═════ Record excerpts ═════
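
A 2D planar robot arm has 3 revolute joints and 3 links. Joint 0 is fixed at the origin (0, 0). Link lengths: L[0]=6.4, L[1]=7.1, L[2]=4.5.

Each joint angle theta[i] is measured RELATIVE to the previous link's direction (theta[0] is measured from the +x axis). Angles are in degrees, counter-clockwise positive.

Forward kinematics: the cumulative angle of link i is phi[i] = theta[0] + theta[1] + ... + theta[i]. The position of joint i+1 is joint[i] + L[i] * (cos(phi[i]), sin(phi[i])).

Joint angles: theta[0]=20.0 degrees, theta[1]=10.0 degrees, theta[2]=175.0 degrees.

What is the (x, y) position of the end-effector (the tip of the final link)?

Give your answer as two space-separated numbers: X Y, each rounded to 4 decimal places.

joint[0] = (0.0000, 0.0000)  (base)
link 0: phi[0] = 20 = 20 deg
  cos(20 deg) = 0.9397, sin(20 deg) = 0.3420
  joint[1] = (0.0000, 0.0000) + 6.4 * (0.9397, 0.3420) = (0.0000 + 6.0140, 0.0000 + 2.1889) = (6.0140, 2.1889)
link 1: phi[1] = 20 + 10 = 30 deg
  cos(30 deg) = 0.8660, sin(30 deg) = 0.5000
  joint[2] = (6.0140, 2.1889) + 7.1 * (0.8660, 0.5000) = (6.0140 + 6.1488, 2.1889 + 3.5500) = (12.1628, 5.7389)
link 2: phi[2] = 20 + 10 + 175 = 205 deg
  cos(205 deg) = -0.9063, sin(205 deg) = -0.4226
  joint[3] = (12.1628, 5.7389) + 4.5 * (-0.9063, -0.4226) = (12.1628 + -4.0784, 5.7389 + -1.9018) = (8.0844, 3.8371)
End effector: (8.0844, 3.8371)

Answer: 8.0844 3.8371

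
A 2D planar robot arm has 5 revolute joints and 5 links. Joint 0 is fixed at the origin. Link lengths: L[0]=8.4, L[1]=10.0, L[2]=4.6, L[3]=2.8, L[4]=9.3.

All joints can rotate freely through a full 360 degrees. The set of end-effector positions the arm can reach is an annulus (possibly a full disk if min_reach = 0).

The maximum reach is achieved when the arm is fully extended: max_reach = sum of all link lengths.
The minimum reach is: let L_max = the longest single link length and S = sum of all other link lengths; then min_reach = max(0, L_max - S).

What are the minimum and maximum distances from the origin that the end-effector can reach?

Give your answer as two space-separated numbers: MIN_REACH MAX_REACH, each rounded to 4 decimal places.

Link lengths: [8.4, 10.0, 4.6, 2.8, 9.3]
max_reach = 8.4 + 10 + 4.6 + 2.8 + 9.3 = 35.1
L_max = max([8.4, 10.0, 4.6, 2.8, 9.3]) = 10
S (sum of others) = 35.1 - 10 = 25.1
min_reach = max(0, 10 - 25.1) = max(0, -15.1) = 0

Answer: 0.0000 35.1000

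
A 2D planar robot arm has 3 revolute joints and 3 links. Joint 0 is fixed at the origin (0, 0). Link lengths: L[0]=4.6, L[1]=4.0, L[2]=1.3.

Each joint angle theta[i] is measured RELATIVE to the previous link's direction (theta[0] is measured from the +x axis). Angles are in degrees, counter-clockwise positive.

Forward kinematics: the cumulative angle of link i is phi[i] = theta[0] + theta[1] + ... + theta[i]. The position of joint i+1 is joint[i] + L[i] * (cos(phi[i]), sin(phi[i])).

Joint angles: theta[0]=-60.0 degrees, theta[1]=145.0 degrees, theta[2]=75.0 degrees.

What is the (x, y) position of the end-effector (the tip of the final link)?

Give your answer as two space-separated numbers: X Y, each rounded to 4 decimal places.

Answer: 1.4270 0.4457

Derivation:
joint[0] = (0.0000, 0.0000)  (base)
link 0: phi[0] = -60 = -60 deg
  cos(-60 deg) = 0.5000, sin(-60 deg) = -0.8660
  joint[1] = (0.0000, 0.0000) + 4.6 * (0.5000, -0.8660) = (0.0000 + 2.3000, 0.0000 + -3.9837) = (2.3000, -3.9837)
link 1: phi[1] = -60 + 145 = 85 deg
  cos(85 deg) = 0.0872, sin(85 deg) = 0.9962
  joint[2] = (2.3000, -3.9837) + 4 * (0.0872, 0.9962) = (2.3000 + 0.3486, -3.9837 + 3.9848) = (2.6486, 0.0011)
link 2: phi[2] = -60 + 145 + 75 = 160 deg
  cos(160 deg) = -0.9397, sin(160 deg) = 0.3420
  joint[3] = (2.6486, 0.0011) + 1.3 * (-0.9397, 0.3420) = (2.6486 + -1.2216, 0.0011 + 0.4446) = (1.4270, 0.4457)
End effector: (1.4270, 0.4457)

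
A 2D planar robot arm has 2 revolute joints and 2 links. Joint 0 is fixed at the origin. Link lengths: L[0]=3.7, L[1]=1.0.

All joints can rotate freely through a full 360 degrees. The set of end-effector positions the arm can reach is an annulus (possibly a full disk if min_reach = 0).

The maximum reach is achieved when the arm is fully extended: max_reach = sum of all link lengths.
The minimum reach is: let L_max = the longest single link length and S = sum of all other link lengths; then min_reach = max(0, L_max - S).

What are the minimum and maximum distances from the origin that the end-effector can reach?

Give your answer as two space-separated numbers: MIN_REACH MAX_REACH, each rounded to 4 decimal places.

Answer: 2.7000 4.7000

Derivation:
Link lengths: [3.7, 1.0]
max_reach = 3.7 + 1 = 4.7
L_max = max([3.7, 1.0]) = 3.7
S (sum of others) = 4.7 - 3.7 = 1
min_reach = max(0, 3.7 - 1) = max(0, 2.7) = 2.7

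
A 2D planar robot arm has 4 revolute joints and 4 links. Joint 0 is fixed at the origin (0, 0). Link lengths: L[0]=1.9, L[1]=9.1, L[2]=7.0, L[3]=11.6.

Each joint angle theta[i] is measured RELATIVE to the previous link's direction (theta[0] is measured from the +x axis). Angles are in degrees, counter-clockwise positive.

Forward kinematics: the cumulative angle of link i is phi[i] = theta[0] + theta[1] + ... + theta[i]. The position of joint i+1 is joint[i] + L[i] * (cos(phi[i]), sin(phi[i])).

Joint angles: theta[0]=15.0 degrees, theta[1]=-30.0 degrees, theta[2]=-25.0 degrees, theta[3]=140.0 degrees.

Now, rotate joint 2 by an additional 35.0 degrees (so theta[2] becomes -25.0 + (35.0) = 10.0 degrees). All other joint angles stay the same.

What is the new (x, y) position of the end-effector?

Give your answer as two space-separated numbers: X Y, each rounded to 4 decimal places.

joint[0] = (0.0000, 0.0000)  (base)
link 0: phi[0] = 15 = 15 deg
  cos(15 deg) = 0.9659, sin(15 deg) = 0.2588
  joint[1] = (0.0000, 0.0000) + 1.9 * (0.9659, 0.2588) = (0.0000 + 1.8353, 0.0000 + 0.4918) = (1.8353, 0.4918)
link 1: phi[1] = 15 + -30 = -15 deg
  cos(-15 deg) = 0.9659, sin(-15 deg) = -0.2588
  joint[2] = (1.8353, 0.4918) + 9.1 * (0.9659, -0.2588) = (1.8353 + 8.7899, 0.4918 + -2.3553) = (10.6252, -1.8635)
link 2: phi[2] = 15 + -30 + 10 = -5 deg
  cos(-5 deg) = 0.9962, sin(-5 deg) = -0.0872
  joint[3] = (10.6252, -1.8635) + 7 * (0.9962, -0.0872) = (10.6252 + 6.9734, -1.8635 + -0.6101) = (17.5985, -2.4736)
link 3: phi[3] = 15 + -30 + 10 + 140 = 135 deg
  cos(135 deg) = -0.7071, sin(135 deg) = 0.7071
  joint[4] = (17.5985, -2.4736) + 11.6 * (-0.7071, 0.7071) = (17.5985 + -8.2024, -2.4736 + 8.2024) = (9.3961, 5.7289)
End effector: (9.3961, 5.7289)

Answer: 9.3961 5.7289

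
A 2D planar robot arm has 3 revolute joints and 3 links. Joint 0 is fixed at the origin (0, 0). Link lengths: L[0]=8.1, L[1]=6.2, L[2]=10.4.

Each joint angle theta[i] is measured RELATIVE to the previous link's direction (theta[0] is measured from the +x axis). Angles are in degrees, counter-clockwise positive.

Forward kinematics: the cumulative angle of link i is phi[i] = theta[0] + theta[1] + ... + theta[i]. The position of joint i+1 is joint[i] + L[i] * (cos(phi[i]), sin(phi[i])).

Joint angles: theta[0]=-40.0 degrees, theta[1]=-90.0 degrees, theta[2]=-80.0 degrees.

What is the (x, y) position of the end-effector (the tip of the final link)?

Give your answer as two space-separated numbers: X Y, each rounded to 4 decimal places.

Answer: -6.7870 -4.7561

Derivation:
joint[0] = (0.0000, 0.0000)  (base)
link 0: phi[0] = -40 = -40 deg
  cos(-40 deg) = 0.7660, sin(-40 deg) = -0.6428
  joint[1] = (0.0000, 0.0000) + 8.1 * (0.7660, -0.6428) = (0.0000 + 6.2050, 0.0000 + -5.2066) = (6.2050, -5.2066)
link 1: phi[1] = -40 + -90 = -130 deg
  cos(-130 deg) = -0.6428, sin(-130 deg) = -0.7660
  joint[2] = (6.2050, -5.2066) + 6.2 * (-0.6428, -0.7660) = (6.2050 + -3.9853, -5.2066 + -4.7495) = (2.2197, -9.9561)
link 2: phi[2] = -40 + -90 + -80 = -210 deg
  cos(-210 deg) = -0.8660, sin(-210 deg) = 0.5000
  joint[3] = (2.2197, -9.9561) + 10.4 * (-0.8660, 0.5000) = (2.2197 + -9.0067, -9.9561 + 5.2000) = (-6.7870, -4.7561)
End effector: (-6.7870, -4.7561)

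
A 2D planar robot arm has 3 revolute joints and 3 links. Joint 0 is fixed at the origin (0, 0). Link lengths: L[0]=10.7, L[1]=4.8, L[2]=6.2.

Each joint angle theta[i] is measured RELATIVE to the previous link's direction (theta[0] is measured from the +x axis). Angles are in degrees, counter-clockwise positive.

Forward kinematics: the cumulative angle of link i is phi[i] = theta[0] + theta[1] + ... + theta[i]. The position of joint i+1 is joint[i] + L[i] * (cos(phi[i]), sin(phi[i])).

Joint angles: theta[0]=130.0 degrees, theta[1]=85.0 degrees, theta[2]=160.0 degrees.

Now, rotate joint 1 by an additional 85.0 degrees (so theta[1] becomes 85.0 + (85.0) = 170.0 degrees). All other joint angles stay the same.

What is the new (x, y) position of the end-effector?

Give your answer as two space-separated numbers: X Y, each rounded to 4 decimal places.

Answer: -5.5544 10.1456

Derivation:
joint[0] = (0.0000, 0.0000)  (base)
link 0: phi[0] = 130 = 130 deg
  cos(130 deg) = -0.6428, sin(130 deg) = 0.7660
  joint[1] = (0.0000, 0.0000) + 10.7 * (-0.6428, 0.7660) = (0.0000 + -6.8778, 0.0000 + 8.1967) = (-6.8778, 8.1967)
link 1: phi[1] = 130 + 170 = 300 deg
  cos(300 deg) = 0.5000, sin(300 deg) = -0.8660
  joint[2] = (-6.8778, 8.1967) + 4.8 * (0.5000, -0.8660) = (-6.8778 + 2.4000, 8.1967 + -4.1569) = (-4.4778, 4.0398)
link 2: phi[2] = 130 + 170 + 160 = 460 deg
  cos(460 deg) = -0.1736, sin(460 deg) = 0.9848
  joint[3] = (-4.4778, 4.0398) + 6.2 * (-0.1736, 0.9848) = (-4.4778 + -1.0766, 4.0398 + 6.1058) = (-5.5544, 10.1456)
End effector: (-5.5544, 10.1456)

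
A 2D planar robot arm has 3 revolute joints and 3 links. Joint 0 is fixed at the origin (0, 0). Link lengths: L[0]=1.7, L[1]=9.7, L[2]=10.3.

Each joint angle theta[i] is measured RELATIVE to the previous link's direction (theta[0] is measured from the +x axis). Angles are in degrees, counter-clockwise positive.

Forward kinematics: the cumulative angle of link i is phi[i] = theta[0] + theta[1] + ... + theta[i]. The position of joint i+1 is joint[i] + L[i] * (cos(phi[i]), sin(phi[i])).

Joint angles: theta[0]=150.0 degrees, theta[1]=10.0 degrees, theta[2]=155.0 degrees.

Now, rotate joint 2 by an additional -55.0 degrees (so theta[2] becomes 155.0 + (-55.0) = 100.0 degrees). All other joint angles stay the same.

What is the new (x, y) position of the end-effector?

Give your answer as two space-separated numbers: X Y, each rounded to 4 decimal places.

joint[0] = (0.0000, 0.0000)  (base)
link 0: phi[0] = 150 = 150 deg
  cos(150 deg) = -0.8660, sin(150 deg) = 0.5000
  joint[1] = (0.0000, 0.0000) + 1.7 * (-0.8660, 0.5000) = (0.0000 + -1.4722, 0.0000 + 0.8500) = (-1.4722, 0.8500)
link 1: phi[1] = 150 + 10 = 160 deg
  cos(160 deg) = -0.9397, sin(160 deg) = 0.3420
  joint[2] = (-1.4722, 0.8500) + 9.7 * (-0.9397, 0.3420) = (-1.4722 + -9.1150, 0.8500 + 3.3176) = (-10.5873, 4.1676)
link 2: phi[2] = 150 + 10 + 100 = 260 deg
  cos(260 deg) = -0.1736, sin(260 deg) = -0.9848
  joint[3] = (-10.5873, 4.1676) + 10.3 * (-0.1736, -0.9848) = (-10.5873 + -1.7886, 4.1676 + -10.1435) = (-12.3758, -5.9759)
End effector: (-12.3758, -5.9759)

Answer: -12.3758 -5.9759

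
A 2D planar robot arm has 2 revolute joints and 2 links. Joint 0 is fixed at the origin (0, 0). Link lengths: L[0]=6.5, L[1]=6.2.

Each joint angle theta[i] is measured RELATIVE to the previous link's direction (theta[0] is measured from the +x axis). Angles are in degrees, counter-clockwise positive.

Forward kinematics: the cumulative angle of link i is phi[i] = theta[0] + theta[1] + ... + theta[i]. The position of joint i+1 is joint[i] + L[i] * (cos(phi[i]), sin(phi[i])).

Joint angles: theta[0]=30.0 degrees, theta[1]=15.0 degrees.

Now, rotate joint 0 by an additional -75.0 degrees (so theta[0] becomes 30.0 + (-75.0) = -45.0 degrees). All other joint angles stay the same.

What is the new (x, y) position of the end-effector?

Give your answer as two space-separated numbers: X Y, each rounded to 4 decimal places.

Answer: 9.9656 -7.6962

Derivation:
joint[0] = (0.0000, 0.0000)  (base)
link 0: phi[0] = -45 = -45 deg
  cos(-45 deg) = 0.7071, sin(-45 deg) = -0.7071
  joint[1] = (0.0000, 0.0000) + 6.5 * (0.7071, -0.7071) = (0.0000 + 4.5962, 0.0000 + -4.5962) = (4.5962, -4.5962)
link 1: phi[1] = -45 + 15 = -30 deg
  cos(-30 deg) = 0.8660, sin(-30 deg) = -0.5000
  joint[2] = (4.5962, -4.5962) + 6.2 * (0.8660, -0.5000) = (4.5962 + 5.3694, -4.5962 + -3.1000) = (9.9656, -7.6962)
End effector: (9.9656, -7.6962)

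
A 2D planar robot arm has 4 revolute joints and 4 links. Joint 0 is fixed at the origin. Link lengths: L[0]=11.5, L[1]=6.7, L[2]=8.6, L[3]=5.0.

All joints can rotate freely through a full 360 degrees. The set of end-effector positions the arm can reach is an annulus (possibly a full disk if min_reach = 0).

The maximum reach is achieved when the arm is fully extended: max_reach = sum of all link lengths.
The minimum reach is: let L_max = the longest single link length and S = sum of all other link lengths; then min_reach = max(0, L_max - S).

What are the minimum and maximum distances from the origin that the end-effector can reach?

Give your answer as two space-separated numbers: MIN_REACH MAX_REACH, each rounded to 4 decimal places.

Answer: 0.0000 31.8000

Derivation:
Link lengths: [11.5, 6.7, 8.6, 5.0]
max_reach = 11.5 + 6.7 + 8.6 + 5 = 31.8
L_max = max([11.5, 6.7, 8.6, 5.0]) = 11.5
S (sum of others) = 31.8 - 11.5 = 20.3
min_reach = max(0, 11.5 - 20.3) = max(0, -8.8) = 0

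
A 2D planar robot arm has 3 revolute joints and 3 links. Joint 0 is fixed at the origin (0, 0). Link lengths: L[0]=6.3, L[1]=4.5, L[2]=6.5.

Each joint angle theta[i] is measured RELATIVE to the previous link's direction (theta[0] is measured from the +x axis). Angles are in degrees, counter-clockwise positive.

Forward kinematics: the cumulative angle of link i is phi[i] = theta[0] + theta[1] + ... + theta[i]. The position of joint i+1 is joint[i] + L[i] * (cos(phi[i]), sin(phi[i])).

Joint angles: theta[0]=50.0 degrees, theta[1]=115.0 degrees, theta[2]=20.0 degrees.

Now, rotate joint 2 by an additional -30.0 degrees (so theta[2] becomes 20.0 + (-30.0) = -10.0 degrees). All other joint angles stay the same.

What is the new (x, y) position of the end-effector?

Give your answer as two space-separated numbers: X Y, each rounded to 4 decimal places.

joint[0] = (0.0000, 0.0000)  (base)
link 0: phi[0] = 50 = 50 deg
  cos(50 deg) = 0.6428, sin(50 deg) = 0.7660
  joint[1] = (0.0000, 0.0000) + 6.3 * (0.6428, 0.7660) = (0.0000 + 4.0496, 0.0000 + 4.8261) = (4.0496, 4.8261)
link 1: phi[1] = 50 + 115 = 165 deg
  cos(165 deg) = -0.9659, sin(165 deg) = 0.2588
  joint[2] = (4.0496, 4.8261) + 4.5 * (-0.9659, 0.2588) = (4.0496 + -4.3467, 4.8261 + 1.1647) = (-0.2971, 5.9908)
link 2: phi[2] = 50 + 115 + -10 = 155 deg
  cos(155 deg) = -0.9063, sin(155 deg) = 0.4226
  joint[3] = (-0.2971, 5.9908) + 6.5 * (-0.9063, 0.4226) = (-0.2971 + -5.8910, 5.9908 + 2.7470) = (-6.1881, 8.7378)
End effector: (-6.1881, 8.7378)

Answer: -6.1881 8.7378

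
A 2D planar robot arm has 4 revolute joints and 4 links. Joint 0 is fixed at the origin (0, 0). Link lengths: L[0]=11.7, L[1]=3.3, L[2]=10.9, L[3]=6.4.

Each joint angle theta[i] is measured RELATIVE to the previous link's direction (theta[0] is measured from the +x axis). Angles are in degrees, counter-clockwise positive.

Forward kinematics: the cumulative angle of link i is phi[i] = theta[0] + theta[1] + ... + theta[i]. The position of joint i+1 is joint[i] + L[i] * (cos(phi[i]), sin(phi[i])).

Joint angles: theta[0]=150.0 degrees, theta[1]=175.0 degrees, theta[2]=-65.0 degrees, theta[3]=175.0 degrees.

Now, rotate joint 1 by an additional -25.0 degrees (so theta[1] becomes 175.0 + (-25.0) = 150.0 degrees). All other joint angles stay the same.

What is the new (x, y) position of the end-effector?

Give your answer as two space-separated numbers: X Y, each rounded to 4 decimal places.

joint[0] = (0.0000, 0.0000)  (base)
link 0: phi[0] = 150 = 150 deg
  cos(150 deg) = -0.8660, sin(150 deg) = 0.5000
  joint[1] = (0.0000, 0.0000) + 11.7 * (-0.8660, 0.5000) = (0.0000 + -10.1325, 0.0000 + 5.8500) = (-10.1325, 5.8500)
link 1: phi[1] = 150 + 150 = 300 deg
  cos(300 deg) = 0.5000, sin(300 deg) = -0.8660
  joint[2] = (-10.1325, 5.8500) + 3.3 * (0.5000, -0.8660) = (-10.1325 + 1.6500, 5.8500 + -2.8579) = (-8.4825, 2.9921)
link 2: phi[2] = 150 + 150 + -65 = 235 deg
  cos(235 deg) = -0.5736, sin(235 deg) = -0.8192
  joint[3] = (-8.4825, 2.9921) + 10.9 * (-0.5736, -0.8192) = (-8.4825 + -6.2520, 2.9921 + -8.9288) = (-14.7345, -5.9366)
link 3: phi[3] = 150 + 150 + -65 + 175 = 410 deg
  cos(410 deg) = 0.6428, sin(410 deg) = 0.7660
  joint[4] = (-14.7345, -5.9366) + 6.4 * (0.6428, 0.7660) = (-14.7345 + 4.1138, -5.9366 + 4.9027) = (-10.6206, -1.0340)
End effector: (-10.6206, -1.0340)

Answer: -10.6206 -1.0340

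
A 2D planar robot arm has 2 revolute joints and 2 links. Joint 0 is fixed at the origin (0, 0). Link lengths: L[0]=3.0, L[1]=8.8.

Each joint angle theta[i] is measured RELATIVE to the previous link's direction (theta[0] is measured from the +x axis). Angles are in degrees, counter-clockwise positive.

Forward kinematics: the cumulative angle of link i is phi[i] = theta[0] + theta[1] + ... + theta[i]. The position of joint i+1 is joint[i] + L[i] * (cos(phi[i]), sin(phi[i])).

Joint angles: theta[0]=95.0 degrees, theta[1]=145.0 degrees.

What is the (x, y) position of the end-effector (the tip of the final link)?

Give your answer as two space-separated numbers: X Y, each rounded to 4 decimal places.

joint[0] = (0.0000, 0.0000)  (base)
link 0: phi[0] = 95 = 95 deg
  cos(95 deg) = -0.0872, sin(95 deg) = 0.9962
  joint[1] = (0.0000, 0.0000) + 3 * (-0.0872, 0.9962) = (0.0000 + -0.2615, 0.0000 + 2.9886) = (-0.2615, 2.9886)
link 1: phi[1] = 95 + 145 = 240 deg
  cos(240 deg) = -0.5000, sin(240 deg) = -0.8660
  joint[2] = (-0.2615, 2.9886) + 8.8 * (-0.5000, -0.8660) = (-0.2615 + -4.4000, 2.9886 + -7.6210) = (-4.6615, -4.6324)
End effector: (-4.6615, -4.6324)

Answer: -4.6615 -4.6324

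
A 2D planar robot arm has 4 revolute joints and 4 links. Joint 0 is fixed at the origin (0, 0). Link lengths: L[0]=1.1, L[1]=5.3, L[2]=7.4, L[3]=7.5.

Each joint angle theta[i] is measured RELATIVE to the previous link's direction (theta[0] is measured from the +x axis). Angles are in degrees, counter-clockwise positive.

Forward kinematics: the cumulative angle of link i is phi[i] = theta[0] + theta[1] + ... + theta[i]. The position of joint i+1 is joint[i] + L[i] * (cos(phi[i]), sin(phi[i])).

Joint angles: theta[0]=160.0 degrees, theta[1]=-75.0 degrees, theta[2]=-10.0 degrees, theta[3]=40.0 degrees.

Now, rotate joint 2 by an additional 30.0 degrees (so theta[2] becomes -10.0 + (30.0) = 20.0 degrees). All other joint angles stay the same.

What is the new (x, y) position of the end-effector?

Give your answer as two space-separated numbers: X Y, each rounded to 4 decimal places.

joint[0] = (0.0000, 0.0000)  (base)
link 0: phi[0] = 160 = 160 deg
  cos(160 deg) = -0.9397, sin(160 deg) = 0.3420
  joint[1] = (0.0000, 0.0000) + 1.1 * (-0.9397, 0.3420) = (0.0000 + -1.0337, 0.0000 + 0.3762) = (-1.0337, 0.3762)
link 1: phi[1] = 160 + -75 = 85 deg
  cos(85 deg) = 0.0872, sin(85 deg) = 0.9962
  joint[2] = (-1.0337, 0.3762) + 5.3 * (0.0872, 0.9962) = (-1.0337 + 0.4619, 0.3762 + 5.2798) = (-0.5717, 5.6561)
link 2: phi[2] = 160 + -75 + 20 = 105 deg
  cos(105 deg) = -0.2588, sin(105 deg) = 0.9659
  joint[3] = (-0.5717, 5.6561) + 7.4 * (-0.2588, 0.9659) = (-0.5717 + -1.9153, 5.6561 + 7.1479) = (-2.4870, 12.8039)
link 3: phi[3] = 160 + -75 + 20 + 40 = 145 deg
  cos(145 deg) = -0.8192, sin(145 deg) = 0.5736
  joint[4] = (-2.4870, 12.8039) + 7.5 * (-0.8192, 0.5736) = (-2.4870 + -6.1436, 12.8039 + 4.3018) = (-8.6306, 17.1057)
End effector: (-8.6306, 17.1057)

Answer: -8.6306 17.1057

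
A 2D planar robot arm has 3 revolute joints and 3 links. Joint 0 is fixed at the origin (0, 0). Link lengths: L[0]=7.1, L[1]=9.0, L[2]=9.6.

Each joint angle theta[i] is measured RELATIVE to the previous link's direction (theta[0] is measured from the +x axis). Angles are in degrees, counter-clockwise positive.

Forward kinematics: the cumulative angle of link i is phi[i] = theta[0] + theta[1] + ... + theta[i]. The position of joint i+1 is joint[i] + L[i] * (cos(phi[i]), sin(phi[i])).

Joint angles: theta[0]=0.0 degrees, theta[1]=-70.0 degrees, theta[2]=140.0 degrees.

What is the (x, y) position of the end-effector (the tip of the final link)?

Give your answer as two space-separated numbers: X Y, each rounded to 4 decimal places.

joint[0] = (0.0000, 0.0000)  (base)
link 0: phi[0] = 0 = 0 deg
  cos(0 deg) = 1.0000, sin(0 deg) = 0.0000
  joint[1] = (0.0000, 0.0000) + 7.1 * (1.0000, 0.0000) = (0.0000 + 7.1000, 0.0000 + 0.0000) = (7.1000, 0.0000)
link 1: phi[1] = 0 + -70 = -70 deg
  cos(-70 deg) = 0.3420, sin(-70 deg) = -0.9397
  joint[2] = (7.1000, 0.0000) + 9 * (0.3420, -0.9397) = (7.1000 + 3.0782, 0.0000 + -8.4572) = (10.1782, -8.4572)
link 2: phi[2] = 0 + -70 + 140 = 70 deg
  cos(70 deg) = 0.3420, sin(70 deg) = 0.9397
  joint[3] = (10.1782, -8.4572) + 9.6 * (0.3420, 0.9397) = (10.1782 + 3.2834, -8.4572 + 9.0210) = (13.4616, 0.5638)
End effector: (13.4616, 0.5638)

Answer: 13.4616 0.5638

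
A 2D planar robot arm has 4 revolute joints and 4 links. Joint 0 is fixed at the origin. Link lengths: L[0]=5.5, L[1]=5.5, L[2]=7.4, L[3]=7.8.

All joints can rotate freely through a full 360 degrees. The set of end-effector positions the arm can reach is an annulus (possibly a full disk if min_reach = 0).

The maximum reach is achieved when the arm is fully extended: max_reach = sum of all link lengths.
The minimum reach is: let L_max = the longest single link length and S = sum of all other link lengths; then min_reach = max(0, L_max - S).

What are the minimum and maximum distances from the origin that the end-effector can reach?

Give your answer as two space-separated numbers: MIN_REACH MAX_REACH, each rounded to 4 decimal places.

Link lengths: [5.5, 5.5, 7.4, 7.8]
max_reach = 5.5 + 5.5 + 7.4 + 7.8 = 26.2
L_max = max([5.5, 5.5, 7.4, 7.8]) = 7.8
S (sum of others) = 26.2 - 7.8 = 18.4
min_reach = max(0, 7.8 - 18.4) = max(0, -10.6) = 0

Answer: 0.0000 26.2000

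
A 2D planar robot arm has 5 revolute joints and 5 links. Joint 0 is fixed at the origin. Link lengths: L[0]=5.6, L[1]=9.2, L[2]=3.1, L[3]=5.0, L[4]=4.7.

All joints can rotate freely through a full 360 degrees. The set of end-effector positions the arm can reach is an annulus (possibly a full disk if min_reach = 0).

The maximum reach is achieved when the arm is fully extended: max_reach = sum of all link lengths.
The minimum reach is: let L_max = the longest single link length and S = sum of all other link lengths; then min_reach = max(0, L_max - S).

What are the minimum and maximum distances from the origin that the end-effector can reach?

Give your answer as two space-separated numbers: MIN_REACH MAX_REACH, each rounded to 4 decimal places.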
═════
▸ **Your goal**: The expected answer is every line in the data above that carries the string "stay".

▸ **Answer for the task**:
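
Now, rotate joint 2 by an additional 35.0 degrees (so theta[2] becomes -25.0 + (35.0) = 10.0 degrees). All other joint angles stay the same.
Now, rotate joint 1 by an additional 85.0 degrees (so theta[1] becomes 85.0 + (85.0) = 170.0 degrees). All other joint angles stay the same.
Now, rotate joint 2 by an additional -55.0 degrees (so theta[2] becomes 155.0 + (-55.0) = 100.0 degrees). All other joint angles stay the same.
Now, rotate joint 0 by an additional -75.0 degrees (so theta[0] becomes 30.0 + (-75.0) = -45.0 degrees). All other joint angles stay the same.
Now, rotate joint 2 by an additional -30.0 degrees (so theta[2] becomes 20.0 + (-30.0) = -10.0 degrees). All other joint angles stay the same.
Now, rotate joint 1 by an additional -25.0 degrees (so theta[1] becomes 175.0 + (-25.0) = 150.0 degrees). All other joint angles stay the same.
Now, rotate joint 2 by an additional 30.0 degrees (so theta[2] becomes -10.0 + (30.0) = 20.0 degrees). All other joint angles stay the same.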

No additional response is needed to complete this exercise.